Return the lines below exactly as they appear, please, starting with the first and ending with the one that contains "Suburban: Food 145, Non-food 132".

GIVEN DATA below:

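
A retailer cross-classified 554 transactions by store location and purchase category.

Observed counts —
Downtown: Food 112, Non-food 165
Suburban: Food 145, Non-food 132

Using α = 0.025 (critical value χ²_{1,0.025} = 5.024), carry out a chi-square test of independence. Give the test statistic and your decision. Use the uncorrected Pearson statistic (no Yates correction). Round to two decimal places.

7.90; reject H₀

Row totals: 277, 277. Column totals: 257, 297. Grand total N = 554.
Expected counts (row total × column total / N):
  Downtown, Food: 277×257/554 = 128.500
  Downtown, Non-food: 277×297/554 = 148.500
  Suburban, Food: 277×257/554 = 128.500
  Suburban, Non-food: 277×297/554 = 148.500
Contributions (O − E)²/E:
  (112 − 128.500)²/128.500 = 2.1187
  (165 − 148.500)²/148.500 = 1.8333
  (145 − 128.500)²/128.500 = 2.1187
  (132 − 148.500)²/148.500 = 1.8333
χ² = 2.1187 + 1.8333 + 2.1187 + 1.8333 = 7.90
df = (2−1)(2−1) = 1. Since 7.90 > 5.024, reject the null hypothesis of independence at α = 0.025.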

End of GIVEN DATA.

## YOUR SOLUTION
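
A retailer cross-classified 554 transactions by store location and purchase category.

Observed counts —
Downtown: Food 112, Non-food 165
Suburban: Food 145, Non-food 132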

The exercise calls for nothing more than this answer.